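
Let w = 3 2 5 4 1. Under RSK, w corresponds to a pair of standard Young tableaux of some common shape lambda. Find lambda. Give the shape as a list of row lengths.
Row-insert each entry into an empty tableau.

After inserting 3: P = [[3]].
After inserting 2: P = [[2], [3]].
After inserting 5: P = [[2, 5], [3]].
After inserting 4: P = [[2, 4], [3, 5]].
After inserting 1: P = [[1, 4], [2, 5], [3]].

The final insertion tableau P = [[1, 4], [2, 5], [3]] has shape [2, 2, 1].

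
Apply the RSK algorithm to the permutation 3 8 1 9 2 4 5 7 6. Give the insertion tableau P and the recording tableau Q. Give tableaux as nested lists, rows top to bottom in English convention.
P = [[1, 2, 4, 5, 6], [3, 7, 9], [8]], Q = [[1, 2, 4, 7, 8], [3, 5, 6], [9]]

Insert each entry of the permutation into P by Schensted row insertion, recording in Q the position of each new cell.

Insert 3: appended to row 1. P = [[3]].
Insert 8: appended to row 1. P = [[3, 8]].
Insert 1: 1 bumps 3 from row 1; 3 starts row 2. P = [[1, 8], [3]].
Insert 9: appended to row 1. P = [[1, 8, 9], [3]].
Insert 2: 2 bumps 8 from row 1; 8 appends to row 2. P = [[1, 2, 9], [3, 8]].
Insert 4: 4 bumps 9 from row 1; 9 appends to row 2. P = [[1, 2, 4], [3, 8, 9]].
Insert 5: appended to row 1. P = [[1, 2, 4, 5], [3, 8, 9]].
Insert 7: appended to row 1. P = [[1, 2, 4, 5, 7], [3, 8, 9]].
Insert 6: 6 bumps 7 from row 1; 7 bumps 8 from row 2; 8 starts row 3. P = [[1, 2, 4, 5, 6], [3, 7, 9], [8]].

So P = [[1, 2, 4, 5, 6], [3, 7, 9], [8]], Q = [[1, 2, 4, 7, 8], [3, 5, 6], [9]].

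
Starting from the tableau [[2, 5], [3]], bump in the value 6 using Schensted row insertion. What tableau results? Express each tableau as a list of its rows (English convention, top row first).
6 is larger than every entry of row 1, so it is appended to row 1. The new tableau is [[2, 5, 6], [3]].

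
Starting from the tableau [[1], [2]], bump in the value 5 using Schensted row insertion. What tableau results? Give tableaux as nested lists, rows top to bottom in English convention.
[[1, 5], [2]]

5 is larger than every entry of row 1, so it is appended to row 1. The new tableau is [[1, 5], [2]].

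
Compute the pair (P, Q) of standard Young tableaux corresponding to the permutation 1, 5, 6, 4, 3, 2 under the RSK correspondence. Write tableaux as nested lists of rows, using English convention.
P = [[1, 2, 6], [3], [4], [5]], Q = [[1, 2, 3], [4], [5], [6]]

Insert each entry of the permutation into P by Schensted row insertion, recording in Q the position of each new cell.

Insert 1: appended to row 1. P = [[1]].
Insert 5: appended to row 1. P = [[1, 5]].
Insert 6: appended to row 1. P = [[1, 5, 6]].
Insert 4: 4 bumps 5 from row 1; 5 starts row 2. P = [[1, 4, 6], [5]].
Insert 3: 3 bumps 4 from row 1; 4 bumps 5 from row 2; 5 starts row 3. P = [[1, 3, 6], [4], [5]].
Insert 2: 2 bumps 3 from row 1; 3 bumps 4 from row 2; 4 bumps 5 from row 3; 5 starts row 4. P = [[1, 2, 6], [3], [4], [5]].

So P = [[1, 2, 6], [3], [4], [5]], Q = [[1, 2, 3], [4], [5], [6]].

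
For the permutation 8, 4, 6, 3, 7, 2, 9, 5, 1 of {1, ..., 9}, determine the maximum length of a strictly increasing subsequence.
4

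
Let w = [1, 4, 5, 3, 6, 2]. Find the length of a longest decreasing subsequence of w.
3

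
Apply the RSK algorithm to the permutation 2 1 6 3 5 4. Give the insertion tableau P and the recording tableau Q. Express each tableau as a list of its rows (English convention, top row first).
P = [[1, 3, 4], [2, 5], [6]], Q = [[1, 3, 5], [2, 4], [6]]

Insert each entry of the permutation into P by Schensted row insertion, recording in Q the position of each new cell.

After inserting 2: P = [[2]].
After inserting 1: P = [[1], [2]].
After inserting 6: P = [[1, 6], [2]].
After inserting 3: P = [[1, 3], [2, 6]].
After inserting 5: P = [[1, 3, 5], [2, 6]].
After inserting 4: P = [[1, 3, 4], [2, 5], [6]].

So P = [[1, 3, 4], [2, 5], [6]], Q = [[1, 3, 5], [2, 4], [6]].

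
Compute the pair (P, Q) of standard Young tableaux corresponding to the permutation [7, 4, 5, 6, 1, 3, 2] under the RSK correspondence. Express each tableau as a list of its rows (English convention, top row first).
Insert each entry of the permutation into P by Schensted row insertion, recording in Q the position of each new cell.

Insert 7: appended to row 1. P = [[7]].
Insert 4: 4 bumps 7 from row 1; 7 starts row 2. P = [[4], [7]].
Insert 5: appended to row 1. P = [[4, 5], [7]].
Insert 6: appended to row 1. P = [[4, 5, 6], [7]].
Insert 1: 1 bumps 4 from row 1; 4 bumps 7 from row 2; 7 starts row 3. P = [[1, 5, 6], [4], [7]].
Insert 3: 3 bumps 5 from row 1; 5 appends to row 2. P = [[1, 3, 6], [4, 5], [7]].
Insert 2: 2 bumps 3 from row 1; 3 bumps 4 from row 2; 4 bumps 7 from row 3; 7 starts row 4. P = [[1, 2, 6], [3, 5], [4], [7]].

So P = [[1, 2, 6], [3, 5], [4], [7]], Q = [[1, 3, 4], [2, 6], [5], [7]].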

+ + + + + + +

- Activity: The entries are to be duplicated exactly, with nothing changed.

- Written reply:
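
Let w = 3 2 5 4 1. Under RSK, w corresponds to a pair of standard Young tableaux of some common shape lambda. Find lambda. Give the shape as a list of row lengths.
Row-insert each entry into an empty tableau.

After inserting 3: P = [[3]].
After inserting 2: P = [[2], [3]].
After inserting 5: P = [[2, 5], [3]].
After inserting 4: P = [[2, 4], [3, 5]].
After inserting 1: P = [[1, 4], [2, 5], [3]].

The final insertion tableau P = [[1, 4], [2, 5], [3]] has shape [2, 2, 1].

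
Apply the RSK algorithm to the permutation 3 8 1 9 2 4 5 7 6. Give the insertion tableau P and the recording tableau Q. Give tableaux as nested lists, rows top to bottom in English convention.
P = [[1, 2, 4, 5, 6], [3, 7, 9], [8]], Q = [[1, 2, 4, 7, 8], [3, 5, 6], [9]]

Insert each entry of the permutation into P by Schensted row insertion, recording in Q the position of each new cell.

Insert 3: appended to row 1. P = [[3]].
Insert 8: appended to row 1. P = [[3, 8]].
Insert 1: 1 bumps 3 from row 1; 3 starts row 2. P = [[1, 8], [3]].
Insert 9: appended to row 1. P = [[1, 8, 9], [3]].
Insert 2: 2 bumps 8 from row 1; 8 appends to row 2. P = [[1, 2, 9], [3, 8]].
Insert 4: 4 bumps 9 from row 1; 9 appends to row 2. P = [[1, 2, 4], [3, 8, 9]].
Insert 5: appended to row 1. P = [[1, 2, 4, 5], [3, 8, 9]].
Insert 7: appended to row 1. P = [[1, 2, 4, 5, 7], [3, 8, 9]].
Insert 6: 6 bumps 7 from row 1; 7 bumps 8 from row 2; 8 starts row 3. P = [[1, 2, 4, 5, 6], [3, 7, 9], [8]].

So P = [[1, 2, 4, 5, 6], [3, 7, 9], [8]], Q = [[1, 2, 4, 7, 8], [3, 5, 6], [9]].

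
Starting from the tableau [[2, 5], [3]], bump in the value 6 using Schensted row insertion. What tableau results? Express each tableau as a list of its rows (English convention, top row first).
6 is larger than every entry of row 1, so it is appended to row 1. The new tableau is [[2, 5, 6], [3]].

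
Starting from the tableau [[1], [2]], bump in the value 5 using Schensted row insertion. What tableau results? Give tableaux as nested lists, rows top to bottom in English convention.
[[1, 5], [2]]

5 is larger than every entry of row 1, so it is appended to row 1. The new tableau is [[1, 5], [2]].

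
Compute the pair (P, Q) of standard Young tableaux corresponding to the permutation 1, 5, 6, 4, 3, 2 under the RSK correspondence. Write tableaux as nested lists of rows, using English convention.
P = [[1, 2, 6], [3], [4], [5]], Q = [[1, 2, 3], [4], [5], [6]]

Insert each entry of the permutation into P by Schensted row insertion, recording in Q the position of each new cell.

Insert 1: appended to row 1. P = [[1]].
Insert 5: appended to row 1. P = [[1, 5]].
Insert 6: appended to row 1. P = [[1, 5, 6]].
Insert 4: 4 bumps 5 from row 1; 5 starts row 2. P = [[1, 4, 6], [5]].
Insert 3: 3 bumps 4 from row 1; 4 bumps 5 from row 2; 5 starts row 3. P = [[1, 3, 6], [4], [5]].
Insert 2: 2 bumps 3 from row 1; 3 bumps 4 from row 2; 4 bumps 5 from row 3; 5 starts row 4. P = [[1, 2, 6], [3], [4], [5]].

So P = [[1, 2, 6], [3], [4], [5]], Q = [[1, 2, 3], [4], [5], [6]].

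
For the permutation 8, 4, 6, 3, 7, 2, 9, 5, 1 of {1, ..., 9}, determine the maximum length of a strictly increasing subsequence.
4

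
Let w = [1, 4, 5, 3, 6, 2]. Find the length of a longest decreasing subsequence of w.
3

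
Apply the RSK algorithm to the permutation 2 1 6 3 5 4. Give the insertion tableau P and the recording tableau Q. Express each tableau as a list of its rows (English convention, top row first).
P = [[1, 3, 4], [2, 5], [6]], Q = [[1, 3, 5], [2, 4], [6]]

Insert each entry of the permutation into P by Schensted row insertion, recording in Q the position of each new cell.

After inserting 2: P = [[2]].
After inserting 1: P = [[1], [2]].
After inserting 6: P = [[1, 6], [2]].
After inserting 3: P = [[1, 3], [2, 6]].
After inserting 5: P = [[1, 3, 5], [2, 6]].
After inserting 4: P = [[1, 3, 4], [2, 5], [6]].

So P = [[1, 3, 4], [2, 5], [6]], Q = [[1, 3, 5], [2, 4], [6]].

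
Compute the pair (P, Q) of standard Young tableaux corresponding to the permutation [7, 4, 5, 6, 1, 3, 2] under the RSK correspondence. Express each tableau as a list of its rows (English convention, top row first).
Insert each entry of the permutation into P by Schensted row insertion, recording in Q the position of each new cell.

Insert 7: appended to row 1. P = [[7]].
Insert 4: 4 bumps 7 from row 1; 7 starts row 2. P = [[4], [7]].
Insert 5: appended to row 1. P = [[4, 5], [7]].
Insert 6: appended to row 1. P = [[4, 5, 6], [7]].
Insert 1: 1 bumps 4 from row 1; 4 bumps 7 from row 2; 7 starts row 3. P = [[1, 5, 6], [4], [7]].
Insert 3: 3 bumps 5 from row 1; 5 appends to row 2. P = [[1, 3, 6], [4, 5], [7]].
Insert 2: 2 bumps 3 from row 1; 3 bumps 4 from row 2; 4 bumps 7 from row 3; 7 starts row 4. P = [[1, 2, 6], [3, 5], [4], [7]].

So P = [[1, 2, 6], [3, 5], [4], [7]], Q = [[1, 3, 4], [2, 6], [5], [7]].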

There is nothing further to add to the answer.